Material for the task: Begin
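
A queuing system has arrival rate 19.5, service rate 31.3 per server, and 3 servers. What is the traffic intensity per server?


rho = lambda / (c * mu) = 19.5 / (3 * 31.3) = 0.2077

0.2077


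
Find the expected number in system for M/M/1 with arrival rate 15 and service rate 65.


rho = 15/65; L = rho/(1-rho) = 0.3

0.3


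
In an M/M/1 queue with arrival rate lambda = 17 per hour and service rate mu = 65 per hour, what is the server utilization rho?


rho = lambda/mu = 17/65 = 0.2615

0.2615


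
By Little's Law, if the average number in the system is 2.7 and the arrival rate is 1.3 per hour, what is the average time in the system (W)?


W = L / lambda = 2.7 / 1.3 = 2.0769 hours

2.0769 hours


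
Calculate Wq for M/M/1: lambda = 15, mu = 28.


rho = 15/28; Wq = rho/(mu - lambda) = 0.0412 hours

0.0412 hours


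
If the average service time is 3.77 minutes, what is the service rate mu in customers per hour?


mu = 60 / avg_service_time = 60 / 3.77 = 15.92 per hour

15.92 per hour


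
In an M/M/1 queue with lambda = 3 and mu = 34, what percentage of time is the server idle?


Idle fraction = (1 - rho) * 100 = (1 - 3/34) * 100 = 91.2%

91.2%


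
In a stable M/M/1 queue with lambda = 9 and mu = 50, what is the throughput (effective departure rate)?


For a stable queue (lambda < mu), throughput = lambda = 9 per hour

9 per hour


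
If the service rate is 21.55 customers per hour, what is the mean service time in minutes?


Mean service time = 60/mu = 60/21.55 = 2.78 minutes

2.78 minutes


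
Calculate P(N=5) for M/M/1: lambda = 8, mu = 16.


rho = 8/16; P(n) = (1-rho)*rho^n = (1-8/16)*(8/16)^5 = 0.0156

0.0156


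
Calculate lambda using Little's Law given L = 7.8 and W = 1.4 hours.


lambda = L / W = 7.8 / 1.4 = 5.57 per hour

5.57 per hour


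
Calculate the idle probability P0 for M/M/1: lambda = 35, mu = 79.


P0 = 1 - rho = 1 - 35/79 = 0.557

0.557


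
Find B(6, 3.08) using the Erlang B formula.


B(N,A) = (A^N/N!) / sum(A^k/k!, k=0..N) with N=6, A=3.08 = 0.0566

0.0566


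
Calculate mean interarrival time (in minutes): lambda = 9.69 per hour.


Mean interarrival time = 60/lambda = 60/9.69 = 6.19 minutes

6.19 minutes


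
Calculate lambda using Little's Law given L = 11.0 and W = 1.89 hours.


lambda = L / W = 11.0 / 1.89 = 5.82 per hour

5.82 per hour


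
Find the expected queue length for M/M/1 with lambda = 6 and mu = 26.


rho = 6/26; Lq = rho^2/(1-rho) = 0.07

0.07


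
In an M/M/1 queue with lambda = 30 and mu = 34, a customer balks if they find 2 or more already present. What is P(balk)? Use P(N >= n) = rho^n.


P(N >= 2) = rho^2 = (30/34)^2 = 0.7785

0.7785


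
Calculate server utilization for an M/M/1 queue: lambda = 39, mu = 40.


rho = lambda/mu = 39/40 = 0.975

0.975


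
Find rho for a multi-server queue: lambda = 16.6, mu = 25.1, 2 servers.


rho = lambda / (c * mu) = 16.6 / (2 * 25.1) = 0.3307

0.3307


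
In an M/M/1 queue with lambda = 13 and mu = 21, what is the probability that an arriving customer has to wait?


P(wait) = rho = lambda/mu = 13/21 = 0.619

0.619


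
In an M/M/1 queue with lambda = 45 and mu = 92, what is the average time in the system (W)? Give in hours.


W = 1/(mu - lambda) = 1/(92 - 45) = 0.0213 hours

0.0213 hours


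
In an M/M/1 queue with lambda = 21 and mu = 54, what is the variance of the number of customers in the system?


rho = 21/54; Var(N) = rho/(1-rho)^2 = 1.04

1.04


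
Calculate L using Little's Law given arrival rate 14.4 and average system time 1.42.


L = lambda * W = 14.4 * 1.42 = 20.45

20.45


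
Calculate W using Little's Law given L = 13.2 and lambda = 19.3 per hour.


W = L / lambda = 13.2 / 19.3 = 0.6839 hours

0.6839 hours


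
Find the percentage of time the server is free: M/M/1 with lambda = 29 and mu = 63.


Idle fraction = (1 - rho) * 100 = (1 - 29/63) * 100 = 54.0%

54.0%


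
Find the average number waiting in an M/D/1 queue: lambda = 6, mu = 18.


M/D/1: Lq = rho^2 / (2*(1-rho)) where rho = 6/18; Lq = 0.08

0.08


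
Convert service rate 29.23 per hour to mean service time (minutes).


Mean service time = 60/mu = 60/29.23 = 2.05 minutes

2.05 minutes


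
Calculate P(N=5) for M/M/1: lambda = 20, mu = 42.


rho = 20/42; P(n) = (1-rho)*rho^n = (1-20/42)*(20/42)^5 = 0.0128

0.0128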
Material for the task: End
## Your assignment
Repeat the listing in its entirety, keeping each line as it is.

## Task output
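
A queuing system has arrival rate 19.5, service rate 31.3 per server, and 3 servers. What is the traffic intensity per server?


rho = lambda / (c * mu) = 19.5 / (3 * 31.3) = 0.2077

0.2077


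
Find the expected number in system for M/M/1 with arrival rate 15 and service rate 65.


rho = 15/65; L = rho/(1-rho) = 0.3

0.3


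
In an M/M/1 queue with arrival rate lambda = 17 per hour and service rate mu = 65 per hour, what is the server utilization rho?


rho = lambda/mu = 17/65 = 0.2615

0.2615


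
By Little's Law, if the average number in the system is 2.7 and the arrival rate is 1.3 per hour, what is the average time in the system (W)?


W = L / lambda = 2.7 / 1.3 = 2.0769 hours

2.0769 hours


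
Calculate Wq for M/M/1: lambda = 15, mu = 28.


rho = 15/28; Wq = rho/(mu - lambda) = 0.0412 hours

0.0412 hours


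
If the average service time is 3.77 minutes, what is the service rate mu in customers per hour?


mu = 60 / avg_service_time = 60 / 3.77 = 15.92 per hour

15.92 per hour


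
In an M/M/1 queue with lambda = 3 and mu = 34, what percentage of time is the server idle?


Idle fraction = (1 - rho) * 100 = (1 - 3/34) * 100 = 91.2%

91.2%


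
In a stable M/M/1 queue with lambda = 9 and mu = 50, what is the throughput (effective departure rate)?


For a stable queue (lambda < mu), throughput = lambda = 9 per hour

9 per hour


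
If the service rate is 21.55 customers per hour, what is the mean service time in minutes?


Mean service time = 60/mu = 60/21.55 = 2.78 minutes

2.78 minutes


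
Calculate P(N=5) for M/M/1: lambda = 8, mu = 16.


rho = 8/16; P(n) = (1-rho)*rho^n = (1-8/16)*(8/16)^5 = 0.0156

0.0156


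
Calculate lambda using Little's Law given L = 7.8 and W = 1.4 hours.


lambda = L / W = 7.8 / 1.4 = 5.57 per hour

5.57 per hour


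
Calculate the idle probability P0 for M/M/1: lambda = 35, mu = 79.


P0 = 1 - rho = 1 - 35/79 = 0.557

0.557


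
Find B(6, 3.08) using the Erlang B formula.


B(N,A) = (A^N/N!) / sum(A^k/k!, k=0..N) with N=6, A=3.08 = 0.0566

0.0566


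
Calculate mean interarrival time (in minutes): lambda = 9.69 per hour.


Mean interarrival time = 60/lambda = 60/9.69 = 6.19 minutes

6.19 minutes


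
Calculate lambda using Little's Law given L = 11.0 and W = 1.89 hours.


lambda = L / W = 11.0 / 1.89 = 5.82 per hour

5.82 per hour


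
Find the expected queue length for M/M/1 with lambda = 6 and mu = 26.


rho = 6/26; Lq = rho^2/(1-rho) = 0.07

0.07


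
In an M/M/1 queue with lambda = 30 and mu = 34, a customer balks if they find 2 or more already present. What is P(balk)? Use P(N >= n) = rho^n.


P(N >= 2) = rho^2 = (30/34)^2 = 0.7785

0.7785


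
Calculate server utilization for an M/M/1 queue: lambda = 39, mu = 40.


rho = lambda/mu = 39/40 = 0.975

0.975


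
Find rho for a multi-server queue: lambda = 16.6, mu = 25.1, 2 servers.


rho = lambda / (c * mu) = 16.6 / (2 * 25.1) = 0.3307

0.3307


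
In an M/M/1 queue with lambda = 13 and mu = 21, what is the probability that an arriving customer has to wait?


P(wait) = rho = lambda/mu = 13/21 = 0.619

0.619


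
In an M/M/1 queue with lambda = 45 and mu = 92, what is the average time in the system (W)? Give in hours.


W = 1/(mu - lambda) = 1/(92 - 45) = 0.0213 hours

0.0213 hours


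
In an M/M/1 queue with lambda = 21 and mu = 54, what is the variance of the number of customers in the system?


rho = 21/54; Var(N) = rho/(1-rho)^2 = 1.04

1.04


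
Calculate L using Little's Law given arrival rate 14.4 and average system time 1.42.


L = lambda * W = 14.4 * 1.42 = 20.45

20.45


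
Calculate W using Little's Law given L = 13.2 and lambda = 19.3 per hour.


W = L / lambda = 13.2 / 19.3 = 0.6839 hours

0.6839 hours


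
Find the percentage of time the server is free: M/M/1 with lambda = 29 and mu = 63.


Idle fraction = (1 - rho) * 100 = (1 - 29/63) * 100 = 54.0%

54.0%


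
Find the average number waiting in an M/D/1 queue: lambda = 6, mu = 18.


M/D/1: Lq = rho^2 / (2*(1-rho)) where rho = 6/18; Lq = 0.08

0.08


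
Convert service rate 29.23 per hour to mean service time (minutes).


Mean service time = 60/mu = 60/29.23 = 2.05 minutes

2.05 minutes


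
Calculate P(N=5) for M/M/1: lambda = 20, mu = 42.


rho = 20/42; P(n) = (1-rho)*rho^n = (1-20/42)*(20/42)^5 = 0.0128

0.0128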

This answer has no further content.